▶ _EXERCISE DIRECTIONS_: What lines in the records below mention "negative"? List them all.

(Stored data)
......

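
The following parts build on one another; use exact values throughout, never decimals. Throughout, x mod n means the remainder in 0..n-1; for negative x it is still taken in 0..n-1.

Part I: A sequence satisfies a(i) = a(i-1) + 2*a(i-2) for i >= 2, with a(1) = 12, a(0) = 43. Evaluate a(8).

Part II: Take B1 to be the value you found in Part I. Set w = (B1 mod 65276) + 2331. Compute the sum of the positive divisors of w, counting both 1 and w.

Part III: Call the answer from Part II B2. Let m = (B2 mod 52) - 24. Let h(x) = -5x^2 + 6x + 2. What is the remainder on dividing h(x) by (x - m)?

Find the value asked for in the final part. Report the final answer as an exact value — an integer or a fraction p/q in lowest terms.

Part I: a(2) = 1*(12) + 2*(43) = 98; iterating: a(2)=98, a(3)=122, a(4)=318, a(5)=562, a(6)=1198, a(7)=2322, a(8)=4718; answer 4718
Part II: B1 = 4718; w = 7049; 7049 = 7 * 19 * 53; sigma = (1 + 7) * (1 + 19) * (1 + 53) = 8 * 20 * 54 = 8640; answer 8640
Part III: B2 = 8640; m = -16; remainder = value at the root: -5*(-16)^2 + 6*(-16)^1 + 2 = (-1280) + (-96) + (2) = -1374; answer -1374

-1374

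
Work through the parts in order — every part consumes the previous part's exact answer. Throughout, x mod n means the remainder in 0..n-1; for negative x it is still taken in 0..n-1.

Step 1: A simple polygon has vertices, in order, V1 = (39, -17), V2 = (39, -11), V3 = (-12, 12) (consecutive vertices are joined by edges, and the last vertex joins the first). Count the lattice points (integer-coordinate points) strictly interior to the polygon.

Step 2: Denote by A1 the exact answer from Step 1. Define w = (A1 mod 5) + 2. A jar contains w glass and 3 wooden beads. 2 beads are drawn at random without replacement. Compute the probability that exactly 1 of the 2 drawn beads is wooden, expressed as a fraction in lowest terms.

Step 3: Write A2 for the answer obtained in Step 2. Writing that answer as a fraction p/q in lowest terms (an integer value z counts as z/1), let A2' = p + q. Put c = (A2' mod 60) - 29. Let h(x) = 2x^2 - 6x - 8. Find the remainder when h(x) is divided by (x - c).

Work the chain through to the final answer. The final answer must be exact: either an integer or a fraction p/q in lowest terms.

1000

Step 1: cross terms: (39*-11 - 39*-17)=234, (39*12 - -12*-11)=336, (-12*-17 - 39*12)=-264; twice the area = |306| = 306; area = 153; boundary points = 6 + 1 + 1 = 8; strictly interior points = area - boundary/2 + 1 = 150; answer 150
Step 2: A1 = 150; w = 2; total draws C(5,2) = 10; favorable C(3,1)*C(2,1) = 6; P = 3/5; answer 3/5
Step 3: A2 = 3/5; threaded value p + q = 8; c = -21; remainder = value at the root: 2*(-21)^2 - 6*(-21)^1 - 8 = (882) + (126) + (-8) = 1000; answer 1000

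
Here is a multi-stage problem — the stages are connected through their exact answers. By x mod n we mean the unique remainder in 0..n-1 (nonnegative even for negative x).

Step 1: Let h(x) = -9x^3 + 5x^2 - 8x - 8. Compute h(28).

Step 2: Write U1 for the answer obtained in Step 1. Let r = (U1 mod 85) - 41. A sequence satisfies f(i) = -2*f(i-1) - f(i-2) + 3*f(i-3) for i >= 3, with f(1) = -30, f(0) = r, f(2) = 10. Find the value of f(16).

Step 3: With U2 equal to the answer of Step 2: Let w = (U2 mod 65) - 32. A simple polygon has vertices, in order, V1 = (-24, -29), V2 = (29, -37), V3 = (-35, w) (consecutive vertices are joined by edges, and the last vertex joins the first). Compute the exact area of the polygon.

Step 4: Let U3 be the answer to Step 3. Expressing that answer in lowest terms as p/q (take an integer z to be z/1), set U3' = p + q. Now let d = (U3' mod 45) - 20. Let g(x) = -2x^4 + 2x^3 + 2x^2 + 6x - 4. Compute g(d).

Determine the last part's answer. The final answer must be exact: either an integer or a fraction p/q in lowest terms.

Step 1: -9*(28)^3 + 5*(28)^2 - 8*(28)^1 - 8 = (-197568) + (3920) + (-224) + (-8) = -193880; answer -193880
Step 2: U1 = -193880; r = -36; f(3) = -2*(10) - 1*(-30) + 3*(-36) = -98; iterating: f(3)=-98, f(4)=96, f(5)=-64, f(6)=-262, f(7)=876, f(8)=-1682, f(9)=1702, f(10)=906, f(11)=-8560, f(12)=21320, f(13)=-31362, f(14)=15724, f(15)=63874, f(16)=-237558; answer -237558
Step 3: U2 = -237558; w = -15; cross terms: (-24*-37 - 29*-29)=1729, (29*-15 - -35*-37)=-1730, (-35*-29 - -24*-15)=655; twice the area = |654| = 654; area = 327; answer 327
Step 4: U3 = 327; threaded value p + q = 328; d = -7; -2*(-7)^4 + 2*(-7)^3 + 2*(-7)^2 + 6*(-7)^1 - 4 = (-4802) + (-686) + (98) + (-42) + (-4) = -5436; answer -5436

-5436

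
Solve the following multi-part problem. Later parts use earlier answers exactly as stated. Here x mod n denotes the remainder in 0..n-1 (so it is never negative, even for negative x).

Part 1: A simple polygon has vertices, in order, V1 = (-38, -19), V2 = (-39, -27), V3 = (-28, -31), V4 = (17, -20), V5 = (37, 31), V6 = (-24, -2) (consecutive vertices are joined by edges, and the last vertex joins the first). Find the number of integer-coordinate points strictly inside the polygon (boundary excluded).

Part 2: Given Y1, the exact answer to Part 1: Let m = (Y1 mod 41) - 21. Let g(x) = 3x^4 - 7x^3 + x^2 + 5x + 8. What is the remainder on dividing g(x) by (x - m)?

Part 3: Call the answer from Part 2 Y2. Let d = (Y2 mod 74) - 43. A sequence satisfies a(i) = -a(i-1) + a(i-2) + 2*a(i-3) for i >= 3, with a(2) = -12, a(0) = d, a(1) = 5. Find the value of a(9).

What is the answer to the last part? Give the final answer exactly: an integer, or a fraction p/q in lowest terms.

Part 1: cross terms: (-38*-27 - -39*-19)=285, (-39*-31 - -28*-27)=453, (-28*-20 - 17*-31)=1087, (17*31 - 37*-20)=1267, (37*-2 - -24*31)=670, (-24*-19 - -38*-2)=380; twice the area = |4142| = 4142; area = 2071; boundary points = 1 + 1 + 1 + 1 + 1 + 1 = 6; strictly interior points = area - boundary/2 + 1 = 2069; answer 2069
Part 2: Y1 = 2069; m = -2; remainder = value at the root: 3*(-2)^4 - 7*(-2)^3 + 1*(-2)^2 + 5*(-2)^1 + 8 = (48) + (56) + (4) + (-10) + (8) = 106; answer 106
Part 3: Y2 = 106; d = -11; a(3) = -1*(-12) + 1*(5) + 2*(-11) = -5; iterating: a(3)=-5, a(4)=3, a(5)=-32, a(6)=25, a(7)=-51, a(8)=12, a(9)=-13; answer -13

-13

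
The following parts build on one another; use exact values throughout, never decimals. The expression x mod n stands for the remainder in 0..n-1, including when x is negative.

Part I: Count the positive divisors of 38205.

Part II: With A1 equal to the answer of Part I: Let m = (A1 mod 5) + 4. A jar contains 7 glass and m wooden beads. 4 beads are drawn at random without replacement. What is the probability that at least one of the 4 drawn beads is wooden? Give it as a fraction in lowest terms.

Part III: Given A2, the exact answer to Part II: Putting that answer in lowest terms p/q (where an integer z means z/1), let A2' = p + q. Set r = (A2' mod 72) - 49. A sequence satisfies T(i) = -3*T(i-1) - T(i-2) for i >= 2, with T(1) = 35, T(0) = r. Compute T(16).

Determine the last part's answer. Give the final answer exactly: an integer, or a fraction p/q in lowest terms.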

......

▶ _EXPECTED OUTPUT_:
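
The following parts build on one another; use exact values throughout, never decimals. Throughout, x mod n means the remainder in 0..n-1; for negative x it is still taken in 0..n-1.
Work through the parts in order — every part consumes the previous part's exact answer. Throughout, x mod n means the remainder in 0..n-1; for negative x it is still taken in 0..n-1.
Here is a multi-stage problem — the stages are connected through their exact answers. By x mod n we mean the unique remainder in 0..n-1 (nonnegative even for negative x).
Solve the following multi-part problem. Later parts use earlier answers exactly as stated. Here x mod n denotes the remainder in 0..n-1 (so it is never negative, even for negative x).
The following parts build on one another; use exact values throughout, never decimals. The expression x mod n stands for the remainder in 0..n-1, including when x is negative.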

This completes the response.